Your task is to tally the lines of the listing containing the word "empty" and report the figure alone.

Exercise material:
•••
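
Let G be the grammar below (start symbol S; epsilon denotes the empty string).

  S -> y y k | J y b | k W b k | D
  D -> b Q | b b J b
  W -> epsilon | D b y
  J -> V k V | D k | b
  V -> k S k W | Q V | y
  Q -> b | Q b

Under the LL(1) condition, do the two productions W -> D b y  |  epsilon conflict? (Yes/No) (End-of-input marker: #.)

FIRST(D b y) = { b } and FIRST(epsilon) = { epsilon }.
The second alternative is nullable and FOLLOW(W) = { b, k, y } shares b with FIRST of the first — conflict.

Yes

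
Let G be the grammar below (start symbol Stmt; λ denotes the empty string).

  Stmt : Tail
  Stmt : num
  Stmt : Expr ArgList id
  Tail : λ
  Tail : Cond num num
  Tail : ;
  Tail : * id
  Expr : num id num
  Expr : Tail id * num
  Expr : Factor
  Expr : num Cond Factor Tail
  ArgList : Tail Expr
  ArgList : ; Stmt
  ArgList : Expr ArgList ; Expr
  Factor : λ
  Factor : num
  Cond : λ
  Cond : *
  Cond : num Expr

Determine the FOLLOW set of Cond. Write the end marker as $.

In Tail : Cond num num: add FIRST(num num) = { num }.
In Expr : num Cond Factor Tail: add FIRST(Factor Tail)\{λ} = { *, ;, num }.
  Since Factor Tail is nullable, also add FOLLOW(Expr) = { *, ;, id, num }.
Union: FOLLOW(Cond) = { *, ;, id, num }.

{ *, ;, id, num }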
•••
Output of the exercise:
2